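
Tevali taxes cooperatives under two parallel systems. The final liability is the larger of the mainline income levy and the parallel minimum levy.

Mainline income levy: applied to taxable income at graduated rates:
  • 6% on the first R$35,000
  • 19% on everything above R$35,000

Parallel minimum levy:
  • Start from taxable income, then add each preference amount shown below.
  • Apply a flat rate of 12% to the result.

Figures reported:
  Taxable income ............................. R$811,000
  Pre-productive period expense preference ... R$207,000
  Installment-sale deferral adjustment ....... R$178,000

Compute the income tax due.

R$149,540

Mainline income levy:
  R$35,000 × 6% = R$2,100
  R$776,000 × 19% = R$147,440
  → R$149,540

Parallel minimum levy:
  Adjusted income: R$811,000 + R$207,000 + R$178,000 = R$1,196,000
  R$1,196,000 × 12% = R$143,520

R$149,540 > R$143,520, so the mainline income levy governs.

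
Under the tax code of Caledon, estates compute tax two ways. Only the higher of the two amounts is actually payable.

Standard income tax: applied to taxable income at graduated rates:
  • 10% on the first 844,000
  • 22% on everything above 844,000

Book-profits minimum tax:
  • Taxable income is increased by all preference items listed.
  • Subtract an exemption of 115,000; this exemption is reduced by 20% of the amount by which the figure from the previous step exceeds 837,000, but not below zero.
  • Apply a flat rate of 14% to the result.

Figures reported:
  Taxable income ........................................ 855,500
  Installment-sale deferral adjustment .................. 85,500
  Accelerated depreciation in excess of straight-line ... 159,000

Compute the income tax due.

145,264

Standard income tax:
  844,000 × 10% = 84,400
  11,500 × 22% = 2,530
  → 86,930

Book-profits minimum tax:
  Adjusted income: 855,500 + 85,500 + 159,000 = 1,100,000
  Exemption: 115,000 − 20% × (1,100,000 − 837,000) = 115,000 − 52,600 = 62,400
  Base: 1,100,000 − 62,400 = 1,037,600
  1,037,600 × 14% = 145,264

145,264 > 86,930, so the book-profits minimum tax is the binding amount.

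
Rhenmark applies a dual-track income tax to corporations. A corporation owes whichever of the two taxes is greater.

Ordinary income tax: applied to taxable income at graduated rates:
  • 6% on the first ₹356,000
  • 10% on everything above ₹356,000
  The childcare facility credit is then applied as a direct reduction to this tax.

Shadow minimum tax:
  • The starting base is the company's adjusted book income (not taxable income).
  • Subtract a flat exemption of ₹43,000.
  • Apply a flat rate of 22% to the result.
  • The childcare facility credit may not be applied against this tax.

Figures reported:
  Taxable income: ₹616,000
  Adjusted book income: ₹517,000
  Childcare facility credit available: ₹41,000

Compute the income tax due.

Shadow minimum tax:
  Base (adjusted book income): ₹517,000
  Less exemption ₹43,000 → base ₹474,000
  ₹474,000 × 22% = ₹104,280

Ordinary income tax:
  ₹356,000 × 6% = ₹21,360
  ₹260,000 × 10% = ₹26,000
  → ₹47,360
  Less childcare facility credit ₹41,000 → ₹6,360

₹104,280 > ₹6,360, so the shadow minimum tax is the binding amount.

₹104,280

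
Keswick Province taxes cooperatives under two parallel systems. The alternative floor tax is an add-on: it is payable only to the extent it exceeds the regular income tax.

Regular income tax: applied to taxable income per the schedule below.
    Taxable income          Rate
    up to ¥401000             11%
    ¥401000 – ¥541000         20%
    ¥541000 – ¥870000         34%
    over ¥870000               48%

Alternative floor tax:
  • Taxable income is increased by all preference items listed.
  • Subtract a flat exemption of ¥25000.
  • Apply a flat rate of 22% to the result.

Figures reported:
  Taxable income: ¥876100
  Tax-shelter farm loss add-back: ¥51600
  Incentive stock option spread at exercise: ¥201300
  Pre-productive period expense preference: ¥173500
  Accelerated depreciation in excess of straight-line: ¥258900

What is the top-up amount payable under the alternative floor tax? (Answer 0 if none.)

Regular income tax:
  ¥401000 × 11% = ¥44110
  ¥140000 × 20% = ¥28000
  ¥329000 × 34% = ¥111860
  ¥6100 × 48% = ¥2928
  → ¥186898

Alternative floor tax:
  Adjusted income: ¥876100 + ¥51600 + ¥201300 + ¥173500 + ¥258900 = ¥1561400
  Less exemption ¥25000 → base ¥1536400
  ¥1536400 × 22% = ¥338008

Excess of alternative floor tax over regular income tax: ¥338008 − ¥186898 = ¥151110.

¥151110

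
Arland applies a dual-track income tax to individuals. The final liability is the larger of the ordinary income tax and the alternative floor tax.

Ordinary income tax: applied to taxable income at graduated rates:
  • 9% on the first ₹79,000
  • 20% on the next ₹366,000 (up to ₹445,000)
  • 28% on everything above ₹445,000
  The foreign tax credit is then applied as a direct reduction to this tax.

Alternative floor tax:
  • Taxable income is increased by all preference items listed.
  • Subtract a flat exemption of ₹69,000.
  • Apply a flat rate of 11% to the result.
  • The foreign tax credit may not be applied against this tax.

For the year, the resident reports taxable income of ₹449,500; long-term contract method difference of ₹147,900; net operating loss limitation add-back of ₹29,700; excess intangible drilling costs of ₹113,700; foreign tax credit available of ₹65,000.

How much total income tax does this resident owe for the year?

₹73,898

Alternative floor tax:
  Adjusted income: ₹449,500 + ₹147,900 + ₹29,700 + ₹113,700 = ₹740,800
  Less exemption ₹69,000 → base ₹671,800
  ₹671,800 × 11% = ₹73,898

Ordinary income tax:
  ₹79,000 × 9% = ₹7,110
  ₹366,000 × 20% = ₹73,200
  ₹4,500 × 28% = ₹1,260
  → ₹81,570
  Less foreign tax credit ₹65,000 → ₹16,570

₹73,898 > ₹16,570, so the alternative floor tax is the binding amount.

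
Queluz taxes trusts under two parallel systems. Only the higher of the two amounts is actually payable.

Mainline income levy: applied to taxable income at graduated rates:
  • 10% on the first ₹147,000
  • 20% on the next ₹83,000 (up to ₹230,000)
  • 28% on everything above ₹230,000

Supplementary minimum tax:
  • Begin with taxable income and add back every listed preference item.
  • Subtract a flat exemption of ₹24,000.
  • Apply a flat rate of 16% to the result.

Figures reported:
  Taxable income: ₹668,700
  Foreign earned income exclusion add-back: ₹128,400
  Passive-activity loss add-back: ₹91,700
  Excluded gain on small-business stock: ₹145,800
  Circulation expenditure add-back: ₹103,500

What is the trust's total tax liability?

₹178,256

Mainline income levy:
  ₹147,000 × 10% = ₹14,700
  ₹83,000 × 20% = ₹16,600
  ₹438,700 × 28% = ₹122,836
  → ₹154,136

Supplementary minimum tax:
  Adjusted income: ₹668,700 + ₹128,400 + ₹91,700 + ₹145,800 + ₹103,500 = ₹1,138,100
  Less exemption ₹24,000 → base ₹1,114,100
  ₹1,114,100 × 16% = ₹178,256

₹178,256 > ₹154,136, so the supplementary minimum tax is the binding amount.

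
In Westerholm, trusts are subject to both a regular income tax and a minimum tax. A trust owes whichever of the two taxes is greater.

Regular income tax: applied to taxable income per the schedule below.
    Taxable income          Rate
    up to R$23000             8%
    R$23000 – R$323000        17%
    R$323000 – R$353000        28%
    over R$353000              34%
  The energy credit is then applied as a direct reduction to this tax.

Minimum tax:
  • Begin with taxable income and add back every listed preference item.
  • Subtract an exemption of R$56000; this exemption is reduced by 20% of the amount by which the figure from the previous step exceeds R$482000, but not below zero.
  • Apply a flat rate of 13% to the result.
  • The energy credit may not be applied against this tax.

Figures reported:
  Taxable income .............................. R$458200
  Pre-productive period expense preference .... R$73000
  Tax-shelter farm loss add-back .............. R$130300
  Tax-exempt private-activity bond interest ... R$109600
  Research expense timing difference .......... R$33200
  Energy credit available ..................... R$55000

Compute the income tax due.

R$104559

Regular income tax:
  R$23000 × 8% = R$1840
  R$300000 × 17% = R$51000
  R$30000 × 28% = R$8400
  R$105200 × 34% = R$35768
  → R$97008
  Less energy credit R$55000 → R$42008

Minimum tax:
  Adjusted income: R$458200 + R$73000 + R$130300 + R$109600 + R$33200 = R$804300
  Exemption: 20% × (R$804300 − R$482000) = R$64460 ≥ R$56000, so the exemption is fully phased out
  Base: R$804300 − R$0 = R$804300
  R$804300 × 13% = R$104559

R$104559 > R$42008, so the minimum tax is the binding amount.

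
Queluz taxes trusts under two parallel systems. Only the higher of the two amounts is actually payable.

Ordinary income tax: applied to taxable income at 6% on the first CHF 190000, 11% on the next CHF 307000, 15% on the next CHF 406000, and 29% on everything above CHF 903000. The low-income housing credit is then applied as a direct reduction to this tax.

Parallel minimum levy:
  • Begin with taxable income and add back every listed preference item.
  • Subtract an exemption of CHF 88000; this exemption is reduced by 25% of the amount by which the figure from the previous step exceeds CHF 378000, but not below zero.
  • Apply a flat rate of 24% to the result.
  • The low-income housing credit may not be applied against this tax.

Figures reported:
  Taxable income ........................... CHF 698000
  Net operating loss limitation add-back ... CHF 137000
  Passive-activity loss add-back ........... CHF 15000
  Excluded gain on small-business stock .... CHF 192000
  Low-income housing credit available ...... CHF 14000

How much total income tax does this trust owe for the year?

Parallel minimum levy:
  Adjusted income: CHF 698000 + CHF 137000 + CHF 15000 + CHF 192000 = CHF 1042000
  Exemption: 25% × (CHF 1042000 − CHF 378000) = CHF 166000 ≥ CHF 88000, so the exemption is fully phased out
  Base: CHF 1042000 − CHF 0 = CHF 1042000
  CHF 1042000 × 24% = CHF 250080

Ordinary income tax:
  CHF 190000 × 6% = CHF 11400
  CHF 307000 × 11% = CHF 33770
  CHF 201000 × 15% = CHF 30150
  → CHF 75320
  Less low-income housing credit CHF 14000 → CHF 61320

CHF 250080 > CHF 61320, so the parallel minimum levy is the binding amount.

CHF 250080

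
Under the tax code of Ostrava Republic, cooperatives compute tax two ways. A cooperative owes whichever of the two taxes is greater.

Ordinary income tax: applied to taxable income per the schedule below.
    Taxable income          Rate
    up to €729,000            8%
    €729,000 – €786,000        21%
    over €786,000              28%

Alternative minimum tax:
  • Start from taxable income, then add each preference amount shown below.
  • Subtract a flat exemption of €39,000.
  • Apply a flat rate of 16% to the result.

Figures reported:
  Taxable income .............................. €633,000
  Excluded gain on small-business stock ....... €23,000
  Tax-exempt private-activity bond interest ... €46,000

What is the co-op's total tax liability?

€106,080

Ordinary income tax:
  €633,000 × 8% = €50,640

Alternative minimum tax:
  Adjusted income: €633,000 + €23,000 + €46,000 = €702,000
  Less exemption €39,000 → base €663,000
  €663,000 × 16% = €106,080

€106,080 > €50,640, so the alternative minimum tax is the binding amount.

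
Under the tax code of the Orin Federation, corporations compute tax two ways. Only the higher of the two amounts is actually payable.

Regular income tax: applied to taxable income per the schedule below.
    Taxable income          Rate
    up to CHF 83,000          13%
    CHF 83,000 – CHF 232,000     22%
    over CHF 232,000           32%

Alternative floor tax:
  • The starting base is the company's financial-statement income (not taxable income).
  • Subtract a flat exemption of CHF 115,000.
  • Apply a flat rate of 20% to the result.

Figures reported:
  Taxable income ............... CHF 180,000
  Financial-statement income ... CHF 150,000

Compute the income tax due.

Regular income tax:
  CHF 83,000 × 13% = CHF 10,790
  CHF 97,000 × 22% = CHF 21,340
  → CHF 32,130

Alternative floor tax:
  Base (financial-statement income): CHF 150,000
  Less exemption CHF 115,000 → base CHF 35,000
  CHF 35,000 × 20% = CHF 7,000

CHF 32,130 > CHF 7,000, so the regular income tax governs.

CHF 32,130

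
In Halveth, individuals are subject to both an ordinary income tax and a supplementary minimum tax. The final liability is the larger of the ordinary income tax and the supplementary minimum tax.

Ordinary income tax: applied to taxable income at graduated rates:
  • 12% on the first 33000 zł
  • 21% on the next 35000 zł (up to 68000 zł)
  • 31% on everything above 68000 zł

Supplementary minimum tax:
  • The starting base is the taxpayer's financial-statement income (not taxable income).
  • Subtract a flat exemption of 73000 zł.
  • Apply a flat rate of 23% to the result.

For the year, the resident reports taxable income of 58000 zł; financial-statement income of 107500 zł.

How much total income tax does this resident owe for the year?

Ordinary income tax:
  33000 zł × 12% = 3960 zł
  25000 zł × 21% = 5250 zł
  → 9210 zł

Supplementary minimum tax:
  Base (financial-statement income): 107500 zł
  Less exemption 73000 zł → base 34500 zł
  34500 zł × 23% = 7935 zł

9210 zł > 7935 zł, so the ordinary income tax governs.

9210 zł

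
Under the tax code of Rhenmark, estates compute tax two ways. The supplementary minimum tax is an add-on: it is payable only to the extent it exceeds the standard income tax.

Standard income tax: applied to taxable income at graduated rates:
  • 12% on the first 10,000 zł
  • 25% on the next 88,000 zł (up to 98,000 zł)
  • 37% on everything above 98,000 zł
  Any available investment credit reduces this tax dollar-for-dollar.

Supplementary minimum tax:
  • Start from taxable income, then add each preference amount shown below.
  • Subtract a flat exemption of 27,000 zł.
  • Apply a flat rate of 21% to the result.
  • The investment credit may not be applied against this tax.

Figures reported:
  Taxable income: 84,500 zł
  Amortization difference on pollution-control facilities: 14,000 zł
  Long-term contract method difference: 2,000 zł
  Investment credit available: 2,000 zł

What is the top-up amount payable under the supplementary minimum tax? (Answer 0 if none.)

0 zł

Standard income tax:
  10,000 zł × 12% = 1,200 zł
  74,500 zł × 25% = 18,625 zł
  → 19,825 zł
  Less investment credit 2,000 zł → 17,825 zł

Supplementary minimum tax:
  Adjusted income: 84,500 zł + 14,000 zł + 2,000 zł = 100,500 zł
  Less exemption 27,000 zł → base 73,500 zł
  73,500 zł × 21% = 15,435 zł

15,435 zł ≤ 17,825 zł, so no add-on is due.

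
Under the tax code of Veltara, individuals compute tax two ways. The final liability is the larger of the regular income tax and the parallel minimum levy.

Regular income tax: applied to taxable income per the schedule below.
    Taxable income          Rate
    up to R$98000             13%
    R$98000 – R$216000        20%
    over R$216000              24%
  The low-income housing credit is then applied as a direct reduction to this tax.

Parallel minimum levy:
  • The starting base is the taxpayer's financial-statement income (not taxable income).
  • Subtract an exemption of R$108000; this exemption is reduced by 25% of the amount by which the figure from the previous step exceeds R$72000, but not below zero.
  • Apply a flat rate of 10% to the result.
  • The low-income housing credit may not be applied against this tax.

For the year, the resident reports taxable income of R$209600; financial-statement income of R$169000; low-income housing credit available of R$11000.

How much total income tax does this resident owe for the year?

R$24060

Parallel minimum levy:
  Base (financial-statement income): R$169000
  Exemption: R$108000 − 25% × (R$169000 − R$72000) = R$108000 − R$24250 = R$83750
  Base: R$169000 − R$83750 = R$85250
  R$85250 × 10% = R$8525

Regular income tax:
  R$98000 × 13% = R$12740
  R$111600 × 20% = R$22320
  → R$35060
  Less low-income housing credit R$11000 → R$24060

R$24060 > R$8525, so the regular income tax governs.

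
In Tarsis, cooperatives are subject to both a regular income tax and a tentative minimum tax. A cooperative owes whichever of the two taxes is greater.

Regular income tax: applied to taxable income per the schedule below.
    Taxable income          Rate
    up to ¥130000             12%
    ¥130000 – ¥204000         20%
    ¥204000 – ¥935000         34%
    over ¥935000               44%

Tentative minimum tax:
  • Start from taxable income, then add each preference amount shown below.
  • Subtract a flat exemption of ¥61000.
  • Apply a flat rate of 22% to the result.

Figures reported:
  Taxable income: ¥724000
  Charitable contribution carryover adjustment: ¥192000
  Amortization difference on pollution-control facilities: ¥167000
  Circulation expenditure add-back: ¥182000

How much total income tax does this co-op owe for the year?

¥264880

Tentative minimum tax:
  Adjusted income: ¥724000 + ¥192000 + ¥167000 + ¥182000 = ¥1265000
  Less exemption ¥61000 → base ¥1204000
  ¥1204000 × 22% = ¥264880

Regular income tax:
  ¥130000 × 12% = ¥15600
  ¥74000 × 20% = ¥14800
  ¥520000 × 34% = ¥176800
  → ¥207200

¥264880 > ¥207200, so the tentative minimum tax is the binding amount.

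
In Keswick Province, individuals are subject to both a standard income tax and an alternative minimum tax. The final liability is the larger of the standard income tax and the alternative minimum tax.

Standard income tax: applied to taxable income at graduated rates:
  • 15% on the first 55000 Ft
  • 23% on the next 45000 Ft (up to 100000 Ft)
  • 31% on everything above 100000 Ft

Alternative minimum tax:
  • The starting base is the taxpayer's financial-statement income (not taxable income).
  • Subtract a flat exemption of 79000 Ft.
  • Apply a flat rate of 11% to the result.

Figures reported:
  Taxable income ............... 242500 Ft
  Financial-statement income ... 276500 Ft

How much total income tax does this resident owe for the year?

Alternative minimum tax:
  Base (financial-statement income): 276500 Ft
  Less exemption 79000 Ft → base 197500 Ft
  197500 Ft × 11% = 21725 Ft

Standard income tax:
  55000 Ft × 15% = 8250 Ft
  45000 Ft × 23% = 10350 Ft
  142500 Ft × 31% = 44175 Ft
  → 62775 Ft

62775 Ft > 21725 Ft, so the standard income tax governs.

62775 Ft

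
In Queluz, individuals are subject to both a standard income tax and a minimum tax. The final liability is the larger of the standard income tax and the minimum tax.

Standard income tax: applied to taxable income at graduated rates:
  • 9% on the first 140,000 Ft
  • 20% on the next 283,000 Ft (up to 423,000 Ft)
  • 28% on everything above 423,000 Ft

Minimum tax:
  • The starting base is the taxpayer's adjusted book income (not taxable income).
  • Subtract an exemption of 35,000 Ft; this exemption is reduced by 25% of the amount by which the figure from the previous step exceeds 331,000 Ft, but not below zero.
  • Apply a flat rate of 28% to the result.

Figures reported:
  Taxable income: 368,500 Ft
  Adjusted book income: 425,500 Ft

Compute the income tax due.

Standard income tax:
  140,000 Ft × 9% = 12,600 Ft
  228,500 Ft × 20% = 45,700 Ft
  → 58,300 Ft

Minimum tax:
  Base (adjusted book income): 425,500 Ft
  Exemption: 35,000 Ft − 25% × (425,500 Ft − 331,000 Ft) = 35,000 Ft − 23,625 Ft = 11,375 Ft
  Base: 425,500 Ft − 11,375 Ft = 414,125 Ft
  414,125 Ft × 28% = 115,955 Ft

115,955 Ft > 58,300 Ft, so the minimum tax is the binding amount.

115,955 Ft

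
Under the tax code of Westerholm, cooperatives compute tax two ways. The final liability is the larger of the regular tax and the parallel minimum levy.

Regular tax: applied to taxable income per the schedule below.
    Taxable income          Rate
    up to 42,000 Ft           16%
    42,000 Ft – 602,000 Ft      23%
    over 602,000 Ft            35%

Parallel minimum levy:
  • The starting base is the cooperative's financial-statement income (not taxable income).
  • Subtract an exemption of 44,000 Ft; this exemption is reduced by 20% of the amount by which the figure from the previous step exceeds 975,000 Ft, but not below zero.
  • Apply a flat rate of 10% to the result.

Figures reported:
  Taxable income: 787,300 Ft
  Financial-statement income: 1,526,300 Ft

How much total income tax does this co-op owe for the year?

Regular tax:
  42,000 Ft × 16% = 6,720 Ft
  560,000 Ft × 23% = 128,800 Ft
  185,300 Ft × 35% = 64,855 Ft
  → 200,375 Ft

Parallel minimum levy:
  Base (financial-statement income): 1,526,300 Ft
  Exemption: 20% × (1,526,300 Ft − 975,000 Ft) = 110,260 Ft ≥ 44,000 Ft, so the exemption is fully phased out
  Base: 1,526,300 Ft − 0 Ft = 1,526,300 Ft
  1,526,300 Ft × 10% = 152,630 Ft

200,375 Ft > 152,630 Ft, so the regular tax governs.

200,375 Ft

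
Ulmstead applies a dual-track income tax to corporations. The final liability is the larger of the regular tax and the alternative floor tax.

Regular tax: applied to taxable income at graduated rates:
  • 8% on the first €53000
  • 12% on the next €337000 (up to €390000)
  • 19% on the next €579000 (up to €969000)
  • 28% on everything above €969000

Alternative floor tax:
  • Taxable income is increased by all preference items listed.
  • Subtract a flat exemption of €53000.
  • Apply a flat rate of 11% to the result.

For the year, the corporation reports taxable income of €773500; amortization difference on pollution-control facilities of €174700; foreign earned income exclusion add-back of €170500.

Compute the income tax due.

Regular tax:
  €53000 × 8% = €4240
  €337000 × 12% = €40440
  €383500 × 19% = €72865
  → €117545

Alternative floor tax:
  Adjusted income: €773500 + €174700 + €170500 = €1118700
  Less exemption €53000 → base €1065700
  €1065700 × 11% = €117227

€117545 > €117227, so the regular tax governs.

€117545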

-*-

*Task objective:*
Word for word, restate the entries from the first line to the line that has "Installment-sale deferral adjustment ....... R$178,000", both included, and nothing else.

*Answer box:*
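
Tevali taxes cooperatives under two parallel systems. The final liability is the larger of the mainline income levy and the parallel minimum levy.

Mainline income levy: applied to taxable income at graduated rates:
  • 6% on the first R$35,000
  • 19% on everything above R$35,000

Parallel minimum levy:
  • Start from taxable income, then add each preference amount shown below.
  • Apply a flat rate of 12% to the result.

Figures reported:
  Taxable income ............................. R$811,000
  Pre-productive period expense preference ... R$207,000
  Installment-sale deferral adjustment ....... R$178,000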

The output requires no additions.